The records START

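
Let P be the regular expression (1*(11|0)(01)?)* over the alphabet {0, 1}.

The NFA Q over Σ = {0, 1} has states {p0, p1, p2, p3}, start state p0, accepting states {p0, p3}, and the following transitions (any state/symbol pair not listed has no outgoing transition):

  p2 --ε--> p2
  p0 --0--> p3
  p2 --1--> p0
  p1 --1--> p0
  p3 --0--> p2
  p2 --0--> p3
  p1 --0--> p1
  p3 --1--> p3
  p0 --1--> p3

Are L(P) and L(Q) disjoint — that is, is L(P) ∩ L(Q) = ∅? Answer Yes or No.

The empty string ε is accepted by both P and Q.
Hence L(P) ∩ L(Q) ≠ ∅.

No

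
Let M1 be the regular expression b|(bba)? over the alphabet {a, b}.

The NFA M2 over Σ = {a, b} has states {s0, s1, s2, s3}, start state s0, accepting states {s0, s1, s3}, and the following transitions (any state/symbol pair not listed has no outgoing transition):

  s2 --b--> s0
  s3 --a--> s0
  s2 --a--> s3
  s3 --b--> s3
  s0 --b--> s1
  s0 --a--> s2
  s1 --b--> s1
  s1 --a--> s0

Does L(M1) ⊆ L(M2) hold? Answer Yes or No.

Converting the expression M1 to a DFA (subset construction, then merging equivalent states) gives the minimal DFA with states {r0, r1, r2, r3, r4}, start state r0, accepting states {r0, r2, r4} and transitions r0: a→r1, b→r2; r1: a→r1, b→r1; r2: a→r1, b→r3; r3: a→r4, b→r1; r4: a→r1, b→r1.
Exploring the product automaton M1 × M2 from the start pair (r0, s0), following both machines on each input symbol, reaches 8 state pairs: (r0, s0), (r1, s2), (r2, s1), (r1, s3), (r1, s0), (r3, s1), (r1, s1), (r4, s0).
M1 accepts in {r0, r2, r4} and M2 accepts in {s0, s1, s3}. The reachable pairs whose M1-component is accepting are (r0, s0), (r2, s1), (r4, s0); in each of them the M2-component is accepting too, so the product for L(M1) \ L(M2) (M1-component accepting, M2-component rejecting) has no reachable accepting pair and the difference is empty.
Hence every string in L(M1) is also in L(M2).

Yes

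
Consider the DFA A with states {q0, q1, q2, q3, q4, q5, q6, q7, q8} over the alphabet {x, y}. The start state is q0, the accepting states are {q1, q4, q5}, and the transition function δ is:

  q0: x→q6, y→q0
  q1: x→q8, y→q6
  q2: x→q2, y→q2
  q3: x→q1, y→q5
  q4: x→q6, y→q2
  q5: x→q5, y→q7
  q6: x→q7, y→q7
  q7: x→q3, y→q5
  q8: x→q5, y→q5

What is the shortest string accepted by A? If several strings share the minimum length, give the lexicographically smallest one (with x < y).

A breadth-first search from q0 reaches an accepting state first via the path q0 → q6 → q7 → q5 on input xxy.
No string of length < 3 is accepted (BFS exhausts all shorter strings without reaching an accepting state), and xxy is the lexicographically least accepting string of length 3.

xxy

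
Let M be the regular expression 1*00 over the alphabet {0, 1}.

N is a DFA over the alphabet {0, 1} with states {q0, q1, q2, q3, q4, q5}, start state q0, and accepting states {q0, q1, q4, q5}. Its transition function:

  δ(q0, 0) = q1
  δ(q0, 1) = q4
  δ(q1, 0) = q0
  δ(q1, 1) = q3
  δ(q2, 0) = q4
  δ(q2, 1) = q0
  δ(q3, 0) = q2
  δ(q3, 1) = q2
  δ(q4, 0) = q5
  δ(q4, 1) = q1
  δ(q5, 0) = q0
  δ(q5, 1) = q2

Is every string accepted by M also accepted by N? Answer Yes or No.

Yes

Converting the expression M to a DFA (subset construction, then merging equivalent states) gives the minimal DFA with states {m0, m1, m2, m3}, start state m0, accepting states {m2} and transitions m0: 0→m1, 1→m0; m1: 0→m2, 1→m3; m2: 0→m3, 1→m3; m3: 0→m3, 1→m3.
Exploring the product automaton M × N from the start pair (m0, q0), following both machines on each input symbol, reaches 20 state pairs: (m0, q0), (m1, q1), (m0, q4), (m2, q0), (m3, q3), (m1, q5), (m0, q1), (m3, q1), (m3, q4), (m3, q2), (m1, q0), (m0, q3), (m3, q0), (m3, q5), (m2, q1), (m1, q2), (m0, q2), (m2, q4), (m1, q4), (m2, q5).
M accepts in {m2} and N accepts in {q0, q1, q4, q5}. The reachable pairs whose M-component is accepting are (m2, q0), (m2, q1), (m2, q4), (m2, q5); in each of them the N-component is accepting too, so the product for L(M) \ L(N) (M-component accepting, N-component rejecting) has no reachable accepting pair and the difference is empty.
Hence every string in L(M) is also in L(N).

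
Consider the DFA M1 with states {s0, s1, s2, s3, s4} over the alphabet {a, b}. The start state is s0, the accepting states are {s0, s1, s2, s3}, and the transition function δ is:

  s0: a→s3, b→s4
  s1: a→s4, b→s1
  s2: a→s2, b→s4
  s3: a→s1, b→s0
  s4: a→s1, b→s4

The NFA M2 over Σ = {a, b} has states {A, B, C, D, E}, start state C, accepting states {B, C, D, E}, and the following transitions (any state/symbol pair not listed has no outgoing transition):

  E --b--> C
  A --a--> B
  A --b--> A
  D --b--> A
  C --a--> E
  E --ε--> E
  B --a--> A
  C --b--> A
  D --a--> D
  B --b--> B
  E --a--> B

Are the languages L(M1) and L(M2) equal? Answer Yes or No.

Yes

Exploring the product automaton M1 × M2 from the start pair (s0, C), following both machines on each input symbol, reaches 4 state pairs: (s0, C), (s3, E), (s4, A), (s1, B).
M1 accepts in {s0, s1, s2, s3} and M2 accepts in {B, C, D, E}. In every reachable pair the two components are either both accepting — (s0, C), (s3, E), (s1, B) — or both non-accepting, so no string is accepted by exactly one of the machines: L(M1) \ L(M2) and L(M2) \ L(M1) are both empty.
Hence every string is accepted by M1 iff it is accepted by M2, and the two languages coincide.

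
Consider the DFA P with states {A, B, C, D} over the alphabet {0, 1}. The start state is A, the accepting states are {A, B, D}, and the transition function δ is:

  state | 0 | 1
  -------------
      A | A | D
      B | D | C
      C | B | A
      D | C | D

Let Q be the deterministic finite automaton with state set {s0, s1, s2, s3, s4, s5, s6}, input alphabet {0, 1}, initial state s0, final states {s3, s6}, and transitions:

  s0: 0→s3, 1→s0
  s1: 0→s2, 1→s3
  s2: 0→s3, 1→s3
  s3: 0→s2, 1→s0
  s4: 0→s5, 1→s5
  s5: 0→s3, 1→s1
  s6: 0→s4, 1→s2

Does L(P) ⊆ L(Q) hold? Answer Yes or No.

No

The empty string ε is in L(P) but not in L(Q).
So L(P) ⊄ L(Q).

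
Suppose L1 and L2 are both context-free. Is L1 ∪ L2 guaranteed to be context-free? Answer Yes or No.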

The records END

• [What you have to do]:
Show the data once more, exactly as it was written.

• [Expected answer]:
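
Let P be the regular expression (1*(11|0)(01)?)* over the alphabet {0, 1}.

The NFA Q over Σ = {0, 1} has states {p0, p1, p2, p3}, start state p0, accepting states {p0, p3}, and the following transitions (any state/symbol pair not listed has no outgoing transition):

  p2 --ε--> p2
  p0 --0--> p3
  p2 --1--> p0
  p1 --1--> p0
  p3 --0--> p2
  p2 --0--> p3
  p1 --0--> p1
  p3 --1--> p3
  p0 --1--> p3

Are L(P) and L(Q) disjoint — that is, is L(P) ∩ L(Q) = ∅? Answer Yes or No.

The empty string ε is accepted by both P and Q.
Hence L(P) ∩ L(Q) ≠ ∅.

No

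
Let M1 be the regular expression b|(bba)? over the alphabet {a, b}.

The NFA M2 over Σ = {a, b} has states {s0, s1, s2, s3}, start state s0, accepting states {s0, s1, s3}, and the following transitions (any state/symbol pair not listed has no outgoing transition):

  s2 --b--> s0
  s3 --a--> s0
  s2 --a--> s3
  s3 --b--> s3
  s0 --b--> s1
  s0 --a--> s2
  s1 --b--> s1
  s1 --a--> s0

Does L(M1) ⊆ L(M2) hold? Answer Yes or No.

Converting the expression M1 to a DFA (subset construction, then merging equivalent states) gives the minimal DFA with states {r0, r1, r2, r3, r4}, start state r0, accepting states {r0, r2, r4} and transitions r0: a→r1, b→r2; r1: a→r1, b→r1; r2: a→r1, b→r3; r3: a→r4, b→r1; r4: a→r1, b→r1.
Exploring the product automaton M1 × M2 from the start pair (r0, s0), following both machines on each input symbol, reaches 8 state pairs: (r0, s0), (r1, s2), (r2, s1), (r1, s3), (r1, s0), (r3, s1), (r1, s1), (r4, s0).
M1 accepts in {r0, r2, r4} and M2 accepts in {s0, s1, s3}. The reachable pairs whose M1-component is accepting are (r0, s0), (r2, s1), (r4, s0); in each of them the M2-component is accepting too, so the product for L(M1) \ L(M2) (M1-component accepting, M2-component rejecting) has no reachable accepting pair and the difference is empty.
Hence every string in L(M1) is also in L(M2).

Yes

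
Consider the DFA A with states {q0, q1, q2, q3, q4, q5, q6, q7, q8} over the alphabet {x, y}. The start state is q0, the accepting states are {q1, q4, q5}, and the transition function δ is:

  q0: x→q6, y→q0
  q1: x→q8, y→q6
  q2: x→q2, y→q2
  q3: x→q1, y→q5
  q4: x→q6, y→q2
  q5: x→q5, y→q7
  q6: x→q7, y→q7
  q7: x→q3, y→q5
  q8: x→q5, y→q5

What is the shortest string accepted by A? If several strings share the minimum length, give the lexicographically smallest one (with x < y).

A breadth-first search from q0 reaches an accepting state first via the path q0 → q6 → q7 → q5 on input xxy.
No string of length < 3 is accepted (BFS exhausts all shorter strings without reaching an accepting state), and xxy is the lexicographically least accepting string of length 3.

xxy

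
Let M be the regular expression 1*00 over the alphabet {0, 1}.

N is a DFA over the alphabet {0, 1} with states {q0, q1, q2, q3, q4, q5}, start state q0, and accepting states {q0, q1, q4, q5}. Its transition function:

  δ(q0, 0) = q1
  δ(q0, 1) = q4
  δ(q1, 0) = q0
  δ(q1, 1) = q3
  δ(q2, 0) = q4
  δ(q2, 1) = q0
  δ(q3, 0) = q2
  δ(q3, 1) = q2
  δ(q4, 0) = q5
  δ(q4, 1) = q1
  δ(q5, 0) = q0
  δ(q5, 1) = q2

Is every string accepted by M also accepted by N? Answer Yes or No.

Yes

Converting the expression M to a DFA (subset construction, then merging equivalent states) gives the minimal DFA with states {m0, m1, m2, m3}, start state m0, accepting states {m2} and transitions m0: 0→m1, 1→m0; m1: 0→m2, 1→m3; m2: 0→m3, 1→m3; m3: 0→m3, 1→m3.
Exploring the product automaton M × N from the start pair (m0, q0), following both machines on each input symbol, reaches 20 state pairs: (m0, q0), (m1, q1), (m0, q4), (m2, q0), (m3, q3), (m1, q5), (m0, q1), (m3, q1), (m3, q4), (m3, q2), (m1, q0), (m0, q3), (m3, q0), (m3, q5), (m2, q1), (m1, q2), (m0, q2), (m2, q4), (m1, q4), (m2, q5).
M accepts in {m2} and N accepts in {q0, q1, q4, q5}. The reachable pairs whose M-component is accepting are (m2, q0), (m2, q1), (m2, q4), (m2, q5); in each of them the N-component is accepting too, so the product for L(M) \ L(N) (M-component accepting, N-component rejecting) has no reachable accepting pair and the difference is empty.
Hence every string in L(M) is also in L(N).

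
Consider the DFA M1 with states {s0, s1, s2, s3, s4} over the alphabet {a, b}. The start state is s0, the accepting states are {s0, s1, s2, s3}, and the transition function δ is:

  s0: a→s3, b→s4
  s1: a→s4, b→s1
  s2: a→s2, b→s4
  s3: a→s1, b→s0
  s4: a→s1, b→s4

The NFA M2 over Σ = {a, b} has states {A, B, C, D, E}, start state C, accepting states {B, C, D, E}, and the following transitions (any state/symbol pair not listed has no outgoing transition):

  E --b--> C
  A --a--> B
  A --b--> A
  D --b--> A
  C --a--> E
  E --ε--> E
  B --a--> A
  C --b--> A
  D --a--> D
  B --b--> B
  E --a--> B

Are the languages L(M1) and L(M2) equal? Answer Yes or No.

Yes

Exploring the product automaton M1 × M2 from the start pair (s0, C), following both machines on each input symbol, reaches 4 state pairs: (s0, C), (s3, E), (s4, A), (s1, B).
M1 accepts in {s0, s1, s2, s3} and M2 accepts in {B, C, D, E}. In every reachable pair the two components are either both accepting — (s0, C), (s3, E), (s1, B) — or both non-accepting, so no string is accepted by exactly one of the machines: L(M1) \ L(M2) and L(M2) \ L(M1) are both empty.
Hence every string is accepted by M1 iff it is accepted by M2, and the two languages coincide.

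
Consider the DFA P with states {A, B, C, D} over the alphabet {0, 1}. The start state is A, the accepting states are {A, B, D}, and the transition function δ is:

  state | 0 | 1
  -------------
      A | A | D
      B | D | C
      C | B | A
      D | C | D

Let Q be the deterministic finite automaton with state set {s0, s1, s2, s3, s4, s5, s6}, input alphabet {0, 1}, initial state s0, final states {s3, s6}, and transitions:

  s0: 0→s3, 1→s0
  s1: 0→s2, 1→s3
  s2: 0→s3, 1→s3
  s3: 0→s2, 1→s0
  s4: 0→s5, 1→s5
  s5: 0→s3, 1→s1
  s6: 0→s4, 1→s2

Does L(P) ⊆ L(Q) hold? Answer Yes or No.

No

The empty string ε is in L(P) but not in L(Q).
So L(P) ⊄ L(Q).

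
Suppose L1 and L2 are both context-free. Is L1 ∪ L2 guaranteed to be context-free? Answer Yes or No.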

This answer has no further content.